AIM OF THE TASK:
The answer is the line that contains "A punch-press drive" followed by every later line of the entries below, each repeated exactly, and nothing else.

BEGIN EXERCISE MATERIAL

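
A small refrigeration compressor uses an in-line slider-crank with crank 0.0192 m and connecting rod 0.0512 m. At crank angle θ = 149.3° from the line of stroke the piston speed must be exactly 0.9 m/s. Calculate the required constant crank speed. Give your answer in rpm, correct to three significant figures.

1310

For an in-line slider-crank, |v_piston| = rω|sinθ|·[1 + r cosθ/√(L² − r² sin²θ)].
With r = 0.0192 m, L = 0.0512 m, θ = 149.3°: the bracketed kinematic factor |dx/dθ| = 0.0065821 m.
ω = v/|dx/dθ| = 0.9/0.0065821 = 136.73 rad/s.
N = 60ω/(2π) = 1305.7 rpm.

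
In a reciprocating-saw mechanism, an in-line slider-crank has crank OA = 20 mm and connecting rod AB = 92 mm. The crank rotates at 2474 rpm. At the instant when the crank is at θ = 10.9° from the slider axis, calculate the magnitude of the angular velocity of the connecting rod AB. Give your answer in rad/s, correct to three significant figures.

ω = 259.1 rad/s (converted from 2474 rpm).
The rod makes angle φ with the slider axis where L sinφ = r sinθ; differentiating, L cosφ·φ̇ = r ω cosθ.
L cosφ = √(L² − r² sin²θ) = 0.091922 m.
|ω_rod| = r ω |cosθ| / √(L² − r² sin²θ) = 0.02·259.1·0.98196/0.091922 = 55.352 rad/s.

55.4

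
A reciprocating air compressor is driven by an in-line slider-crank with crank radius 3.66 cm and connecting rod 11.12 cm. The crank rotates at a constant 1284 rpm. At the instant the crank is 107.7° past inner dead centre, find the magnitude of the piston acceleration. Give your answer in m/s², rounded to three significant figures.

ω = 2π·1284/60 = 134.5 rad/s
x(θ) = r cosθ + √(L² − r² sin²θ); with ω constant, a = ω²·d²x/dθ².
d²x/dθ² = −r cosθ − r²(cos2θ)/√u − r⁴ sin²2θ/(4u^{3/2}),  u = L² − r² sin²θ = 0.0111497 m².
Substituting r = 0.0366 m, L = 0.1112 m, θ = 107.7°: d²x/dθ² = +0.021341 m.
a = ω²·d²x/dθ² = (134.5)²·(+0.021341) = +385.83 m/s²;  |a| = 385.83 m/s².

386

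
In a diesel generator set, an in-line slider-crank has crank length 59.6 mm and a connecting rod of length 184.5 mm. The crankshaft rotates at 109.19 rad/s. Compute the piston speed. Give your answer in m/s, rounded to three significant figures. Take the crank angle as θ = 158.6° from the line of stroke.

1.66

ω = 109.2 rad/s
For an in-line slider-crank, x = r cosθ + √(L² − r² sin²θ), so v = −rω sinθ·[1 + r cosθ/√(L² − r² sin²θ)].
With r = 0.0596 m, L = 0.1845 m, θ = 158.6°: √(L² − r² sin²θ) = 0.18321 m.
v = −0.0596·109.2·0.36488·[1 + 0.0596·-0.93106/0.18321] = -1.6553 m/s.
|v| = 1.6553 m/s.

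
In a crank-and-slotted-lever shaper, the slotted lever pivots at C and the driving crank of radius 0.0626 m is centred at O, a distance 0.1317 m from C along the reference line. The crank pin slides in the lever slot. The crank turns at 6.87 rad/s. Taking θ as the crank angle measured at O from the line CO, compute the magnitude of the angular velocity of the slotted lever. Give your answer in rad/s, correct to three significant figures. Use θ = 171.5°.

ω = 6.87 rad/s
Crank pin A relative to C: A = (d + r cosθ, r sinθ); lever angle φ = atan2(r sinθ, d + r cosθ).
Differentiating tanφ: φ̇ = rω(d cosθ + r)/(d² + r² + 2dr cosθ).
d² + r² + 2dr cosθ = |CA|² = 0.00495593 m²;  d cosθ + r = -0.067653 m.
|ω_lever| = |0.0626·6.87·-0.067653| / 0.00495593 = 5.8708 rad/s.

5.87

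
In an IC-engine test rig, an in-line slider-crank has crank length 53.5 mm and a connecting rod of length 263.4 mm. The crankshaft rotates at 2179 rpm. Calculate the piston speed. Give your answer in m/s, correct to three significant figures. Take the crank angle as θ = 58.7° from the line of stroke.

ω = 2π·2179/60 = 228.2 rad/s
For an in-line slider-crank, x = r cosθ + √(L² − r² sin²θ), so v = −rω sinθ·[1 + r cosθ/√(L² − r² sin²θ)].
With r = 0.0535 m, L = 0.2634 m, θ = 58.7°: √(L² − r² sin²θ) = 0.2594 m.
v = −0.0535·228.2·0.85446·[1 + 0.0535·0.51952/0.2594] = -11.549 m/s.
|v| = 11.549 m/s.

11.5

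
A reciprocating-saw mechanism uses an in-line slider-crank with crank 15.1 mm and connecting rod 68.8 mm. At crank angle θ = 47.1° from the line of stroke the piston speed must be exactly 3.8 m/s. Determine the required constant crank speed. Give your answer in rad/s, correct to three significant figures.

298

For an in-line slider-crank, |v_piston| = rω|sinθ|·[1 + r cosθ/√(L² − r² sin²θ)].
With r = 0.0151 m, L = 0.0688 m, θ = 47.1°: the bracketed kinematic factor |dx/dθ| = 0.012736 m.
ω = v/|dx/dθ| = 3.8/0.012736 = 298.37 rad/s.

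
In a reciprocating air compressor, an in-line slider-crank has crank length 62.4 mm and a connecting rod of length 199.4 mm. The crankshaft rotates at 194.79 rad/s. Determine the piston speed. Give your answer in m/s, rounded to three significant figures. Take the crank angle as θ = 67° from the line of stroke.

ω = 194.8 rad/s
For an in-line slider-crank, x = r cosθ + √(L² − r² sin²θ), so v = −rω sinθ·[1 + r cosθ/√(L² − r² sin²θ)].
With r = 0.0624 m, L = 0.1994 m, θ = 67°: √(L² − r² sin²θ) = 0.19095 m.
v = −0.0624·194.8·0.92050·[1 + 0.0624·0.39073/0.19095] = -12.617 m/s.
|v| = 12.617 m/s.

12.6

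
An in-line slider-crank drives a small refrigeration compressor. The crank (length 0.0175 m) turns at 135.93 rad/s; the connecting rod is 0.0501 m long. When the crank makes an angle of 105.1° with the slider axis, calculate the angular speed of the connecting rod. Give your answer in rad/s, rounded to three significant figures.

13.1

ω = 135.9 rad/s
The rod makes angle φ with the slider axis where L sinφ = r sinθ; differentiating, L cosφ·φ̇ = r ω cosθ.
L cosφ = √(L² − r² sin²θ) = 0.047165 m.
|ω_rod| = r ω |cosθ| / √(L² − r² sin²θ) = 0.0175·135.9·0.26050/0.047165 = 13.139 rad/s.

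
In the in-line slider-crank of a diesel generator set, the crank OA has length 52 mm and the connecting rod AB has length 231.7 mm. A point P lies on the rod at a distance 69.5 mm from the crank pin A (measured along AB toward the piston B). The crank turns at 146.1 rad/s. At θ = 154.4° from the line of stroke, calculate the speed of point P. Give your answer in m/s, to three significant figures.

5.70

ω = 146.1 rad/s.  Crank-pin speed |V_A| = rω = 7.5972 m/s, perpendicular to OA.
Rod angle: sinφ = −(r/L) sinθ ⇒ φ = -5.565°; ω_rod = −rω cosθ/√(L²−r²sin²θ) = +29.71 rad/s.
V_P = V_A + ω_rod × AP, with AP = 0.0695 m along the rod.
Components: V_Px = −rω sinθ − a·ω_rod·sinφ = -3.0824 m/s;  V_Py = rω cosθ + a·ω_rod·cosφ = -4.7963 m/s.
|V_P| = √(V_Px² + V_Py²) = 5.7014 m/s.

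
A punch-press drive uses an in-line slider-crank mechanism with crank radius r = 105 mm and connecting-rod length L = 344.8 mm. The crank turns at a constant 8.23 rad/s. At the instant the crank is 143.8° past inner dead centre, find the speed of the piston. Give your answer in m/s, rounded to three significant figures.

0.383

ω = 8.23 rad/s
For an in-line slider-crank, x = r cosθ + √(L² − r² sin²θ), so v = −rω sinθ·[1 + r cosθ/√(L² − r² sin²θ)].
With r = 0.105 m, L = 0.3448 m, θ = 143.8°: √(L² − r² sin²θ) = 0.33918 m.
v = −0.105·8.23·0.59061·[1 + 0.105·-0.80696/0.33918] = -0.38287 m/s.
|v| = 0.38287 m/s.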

END EXERCISE MATERIAL

OUTPUT FOR THIS TASK:
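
A punch-press drive uses an in-line slider-crank mechanism with crank radius r = 105 mm and connecting-rod length L = 344.8 mm. The crank turns at a constant 8.23 rad/s. At the instant the crank is 143.8° past inner dead centre, find the speed of the piston. Give your answer in m/s, rounded to three significant figures.

0.383

ω = 8.23 rad/s
For an in-line slider-crank, x = r cosθ + √(L² − r² sin²θ), so v = −rω sinθ·[1 + r cosθ/√(L² − r² sin²θ)].
With r = 0.105 m, L = 0.3448 m, θ = 143.8°: √(L² − r² sin²θ) = 0.33918 m.
v = −0.105·8.23·0.59061·[1 + 0.105·-0.80696/0.33918] = -0.38287 m/s.
|v| = 0.38287 m/s.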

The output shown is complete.